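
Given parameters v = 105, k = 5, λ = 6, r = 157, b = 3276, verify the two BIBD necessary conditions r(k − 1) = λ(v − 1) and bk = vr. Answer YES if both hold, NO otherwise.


Condition (i): r(k − 1) = 157·4 = 628; λ(v − 1) = 6·104 = 624. Match? NO.
Condition (ii): bk = 3276·5 = 16380; vr = 105·157 = 16485. Match? NO.
Both conditions hold? NO.

NO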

• [ASSIGNMENT]: Every word of the data above should be given again, exactly as it stands.

• [WRITTEN SOLUTION]:
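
Given parameters v = 105, k = 5, λ = 6, r = 157, b = 3276, verify the two BIBD necessary conditions r(k − 1) = λ(v − 1) and bk = vr. Answer YES if both hold, NO otherwise.


Condition (i): r(k − 1) = 157·4 = 628; λ(v − 1) = 6·104 = 624. Match? NO.
Condition (ii): bk = 3276·5 = 16380; vr = 105·157 = 16485. Match? NO.
Both conditions hold? NO.

NO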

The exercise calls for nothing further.